> _YOUR OBJECTIVE_
Render every entry exactly as it appears.
------ THE DATA
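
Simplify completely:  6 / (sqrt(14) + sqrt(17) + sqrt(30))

Group as (sqrt(14) + sqrt(17)) + sqrt(30); multiply by (sqrt(14) + sqrt(17)) - sqrt(30), then rationalise the remaining surd.

(-8*sqrt(1785) + 2*sqrt(30) + 54*sqrt(17) + 66*sqrt(14))/317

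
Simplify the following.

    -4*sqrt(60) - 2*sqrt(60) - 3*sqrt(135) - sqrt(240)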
------------
> _TASK SOLUTION_
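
Simplify completely:  6 / (sqrt(14) + sqrt(17) + sqrt(30))

Group as (sqrt(14) + sqrt(17)) + sqrt(30); multiply by (sqrt(14) + sqrt(17)) - sqrt(30), then rationalise the remaining surd.

(-8*sqrt(1785) + 2*sqrt(30) + 54*sqrt(17) + 66*sqrt(14))/317

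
Simplify the following.

    -4*sqrt(60) - 2*sqrt(60) - 3*sqrt(135) - sqrt(240)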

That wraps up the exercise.